◆ Problem to solve ◆
One line in the listing below contains "At what serum". Repeat that line and each line after it exactly, ending with the last one.

◆ Data shown ◆

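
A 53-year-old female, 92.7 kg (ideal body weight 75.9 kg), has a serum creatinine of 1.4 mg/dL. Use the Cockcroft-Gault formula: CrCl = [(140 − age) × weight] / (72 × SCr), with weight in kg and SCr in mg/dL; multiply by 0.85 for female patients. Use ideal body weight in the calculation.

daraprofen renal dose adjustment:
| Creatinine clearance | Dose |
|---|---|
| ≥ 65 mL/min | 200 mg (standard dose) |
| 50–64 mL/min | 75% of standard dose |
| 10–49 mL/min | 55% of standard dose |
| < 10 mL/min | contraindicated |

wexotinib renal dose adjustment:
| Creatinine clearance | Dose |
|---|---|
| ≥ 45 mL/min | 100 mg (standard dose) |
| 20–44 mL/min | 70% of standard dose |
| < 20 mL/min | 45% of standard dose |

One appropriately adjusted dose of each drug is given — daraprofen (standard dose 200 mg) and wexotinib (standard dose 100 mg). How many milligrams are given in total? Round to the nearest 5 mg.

250 mg

CrCl = (140 − 53) × 75.9 / (72 × 1.4) × 0.85 = 6603.3 / 100.80 × 0.85 ≈ 55.7 mL/min
CrCl ≈ 56 mL/min.
daraprofen: 50–64 mL/min → 75% of 200 mg = 150 mg.
wexotinib: ≥ 45 mL/min → 100% of 100 mg = 100 mg.
Total = 150 + 100 = 250 mg.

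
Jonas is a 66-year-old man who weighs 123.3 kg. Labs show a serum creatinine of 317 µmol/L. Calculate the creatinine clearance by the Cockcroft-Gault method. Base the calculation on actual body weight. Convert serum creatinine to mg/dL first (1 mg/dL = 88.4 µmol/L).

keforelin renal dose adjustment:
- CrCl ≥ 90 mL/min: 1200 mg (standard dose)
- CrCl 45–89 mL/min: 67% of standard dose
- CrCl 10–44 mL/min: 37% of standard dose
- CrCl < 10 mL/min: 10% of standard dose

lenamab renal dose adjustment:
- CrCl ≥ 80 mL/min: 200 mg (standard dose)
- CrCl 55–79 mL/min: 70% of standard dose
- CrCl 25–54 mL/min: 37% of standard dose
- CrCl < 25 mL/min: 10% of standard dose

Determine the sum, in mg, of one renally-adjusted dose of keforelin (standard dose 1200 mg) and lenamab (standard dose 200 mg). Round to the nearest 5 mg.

SCr = 317 / 88.4 = 3.586 mg/dL
CrCl = (140 − 66) × 123.3 / (72 × 3.586) = 9124.2 / 258.19 ≈ 35.3 mL/min
CrCl ≈ 35 mL/min.
keforelin: 10–44 mL/min → 37% of 1200 mg = 444 mg.
lenamab: 25–54 mL/min → 37% of 200 mg = 74 mg.
Total = 444 + 74 = 518 mg.

520 mg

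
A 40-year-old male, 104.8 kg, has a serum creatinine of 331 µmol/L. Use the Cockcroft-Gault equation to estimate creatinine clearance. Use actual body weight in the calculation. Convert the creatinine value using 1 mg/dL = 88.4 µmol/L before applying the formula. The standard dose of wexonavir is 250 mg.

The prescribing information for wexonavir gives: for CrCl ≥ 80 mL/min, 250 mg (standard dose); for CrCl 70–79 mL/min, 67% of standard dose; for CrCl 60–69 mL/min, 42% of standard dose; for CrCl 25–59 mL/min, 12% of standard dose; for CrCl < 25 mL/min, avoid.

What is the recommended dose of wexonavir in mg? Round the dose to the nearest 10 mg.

30 mg

SCr = 331 / 88.4 = 3.744 mg/dL
CrCl = (140 − 40) × 104.8 / (72 × 3.744) = 10480.0 / 269.57 ≈ 38.9 mL/min
CrCl ≈ 39 mL/min → bracket 25–59 mL/min.
12% of 250 mg = 30 mg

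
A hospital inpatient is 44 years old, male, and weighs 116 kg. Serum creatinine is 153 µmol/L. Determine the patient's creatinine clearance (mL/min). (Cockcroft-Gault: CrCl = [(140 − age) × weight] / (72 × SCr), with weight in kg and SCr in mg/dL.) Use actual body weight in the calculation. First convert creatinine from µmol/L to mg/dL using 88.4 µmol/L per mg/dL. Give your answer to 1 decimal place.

89.4 mL/min

SCr = 153 / 88.4 = 1.731 mg/dL
CrCl = (140 − 44) × 116 / (72 × 1.731) = 11136.0 / 124.63 ≈ 89.4 mL/min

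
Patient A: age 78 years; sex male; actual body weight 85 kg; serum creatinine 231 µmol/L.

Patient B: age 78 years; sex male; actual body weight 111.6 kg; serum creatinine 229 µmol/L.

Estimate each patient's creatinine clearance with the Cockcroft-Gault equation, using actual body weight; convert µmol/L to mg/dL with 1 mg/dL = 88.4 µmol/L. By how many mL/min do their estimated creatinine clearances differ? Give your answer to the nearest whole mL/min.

Patient A: SCr = 231 / 88.4 = 2.613 mg/dL
Patient A: CrCl = (140 − 78) × 85 / (72 × 2.613) = 5270.0 / 188.14 ≈ 28.0 mL/min
Patient B: SCr = 229 / 88.4 = 2.59 mg/dL
Patient B: CrCl = (140 − 78) × 111.6 / (72 × 2.59) = 6919.2 / 186.48 ≈ 37.1 mL/min
|28.0 − 37.1| = 9.1 mL/min

9 mL/min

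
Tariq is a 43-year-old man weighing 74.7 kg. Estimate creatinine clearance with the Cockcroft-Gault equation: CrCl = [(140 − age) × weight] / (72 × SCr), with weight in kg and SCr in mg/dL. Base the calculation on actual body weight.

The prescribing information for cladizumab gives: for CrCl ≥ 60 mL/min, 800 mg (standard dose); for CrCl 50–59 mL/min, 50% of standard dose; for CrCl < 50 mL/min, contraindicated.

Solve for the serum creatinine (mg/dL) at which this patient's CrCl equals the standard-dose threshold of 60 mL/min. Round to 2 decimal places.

1.68 mg/dL

Standard dose requires CrCl ≥ 60 mL/min.
Set (140 − 43) × 74.7 / (72 × SCr) = 60
SCr = (140 − 43) × 74.7 / (72 × 60) = 1.677 mg/dL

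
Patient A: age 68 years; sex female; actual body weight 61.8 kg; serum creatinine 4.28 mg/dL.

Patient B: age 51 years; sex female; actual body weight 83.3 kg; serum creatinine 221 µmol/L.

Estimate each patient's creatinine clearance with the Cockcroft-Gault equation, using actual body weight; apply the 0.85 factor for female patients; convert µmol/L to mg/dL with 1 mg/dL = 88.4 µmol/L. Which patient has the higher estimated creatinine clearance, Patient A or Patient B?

Patient A: CrCl = (140 − 68) × 61.8 / (72 × 4.28) × 0.85 = 4449.6 / 308.16 × 0.85 ≈ 12.3 mL/min
Patient B: SCr = 221 / 88.4 = 2.5 mg/dL
Patient B: CrCl = (140 − 51) × 83.3 / (72 × 2.5) × 0.85 = 7413.7 / 180.00 × 0.85 ≈ 35.0 mL/min
12.3 vs 35.0 mL/min → Patient B is higher.

Patient B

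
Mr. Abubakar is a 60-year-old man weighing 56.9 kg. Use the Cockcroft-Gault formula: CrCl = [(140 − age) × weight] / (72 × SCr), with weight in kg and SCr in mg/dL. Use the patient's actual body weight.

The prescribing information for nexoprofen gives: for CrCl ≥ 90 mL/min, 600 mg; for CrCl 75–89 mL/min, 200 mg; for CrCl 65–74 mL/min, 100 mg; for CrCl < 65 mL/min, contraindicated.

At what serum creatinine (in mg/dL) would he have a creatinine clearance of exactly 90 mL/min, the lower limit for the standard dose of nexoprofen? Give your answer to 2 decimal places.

Standard dose requires CrCl ≥ 90 mL/min.
Set (140 − 60) × 56.9 / (72 × SCr) = 90
SCr = (140 − 60) × 56.9 / (72 × 90) = 0.702 mg/dL

0.70 mg/dL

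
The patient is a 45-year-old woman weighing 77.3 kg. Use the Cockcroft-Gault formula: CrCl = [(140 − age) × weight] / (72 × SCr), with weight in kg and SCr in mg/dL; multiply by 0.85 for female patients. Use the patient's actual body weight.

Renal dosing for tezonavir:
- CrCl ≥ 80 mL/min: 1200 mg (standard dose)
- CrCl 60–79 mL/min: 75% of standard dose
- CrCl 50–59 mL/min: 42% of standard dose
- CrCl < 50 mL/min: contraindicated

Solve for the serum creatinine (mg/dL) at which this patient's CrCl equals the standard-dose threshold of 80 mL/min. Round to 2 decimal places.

Standard dose requires CrCl ≥ 80 mL/min.
Set (140 − 45) × 77.3 × 0.85 / (72 × SCr) = 80
SCr = (140 − 45) × 77.3 × 0.85 / (72 × 80) = 1.084 mg/dL

1.08 mg/dL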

◆ Response area ◆
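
At what serum creatinine (in mg/dL) would he have a creatinine clearance of exactly 90 mL/min, the lower limit for the standard dose of nexoprofen? Give your answer to 2 decimal places.

Standard dose requires CrCl ≥ 90 mL/min.
Set (140 − 60) × 56.9 / (72 × SCr) = 90
SCr = (140 − 60) × 56.9 / (72 × 90) = 0.702 mg/dL

0.70 mg/dL

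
The patient is a 45-year-old woman weighing 77.3 kg. Use the Cockcroft-Gault formula: CrCl = [(140 − age) × weight] / (72 × SCr), with weight in kg and SCr in mg/dL; multiply by 0.85 for female patients. Use the patient's actual body weight.

Renal dosing for tezonavir:
- CrCl ≥ 80 mL/min: 1200 mg (standard dose)
- CrCl 60–79 mL/min: 75% of standard dose
- CrCl 50–59 mL/min: 42% of standard dose
- CrCl < 50 mL/min: contraindicated

Solve for the serum creatinine (mg/dL) at which this patient's CrCl equals the standard-dose threshold of 80 mL/min. Round to 2 decimal places.

Standard dose requires CrCl ≥ 80 mL/min.
Set (140 − 45) × 77.3 × 0.85 / (72 × SCr) = 80
SCr = (140 − 45) × 77.3 × 0.85 / (72 × 80) = 1.084 mg/dL

1.08 mg/dL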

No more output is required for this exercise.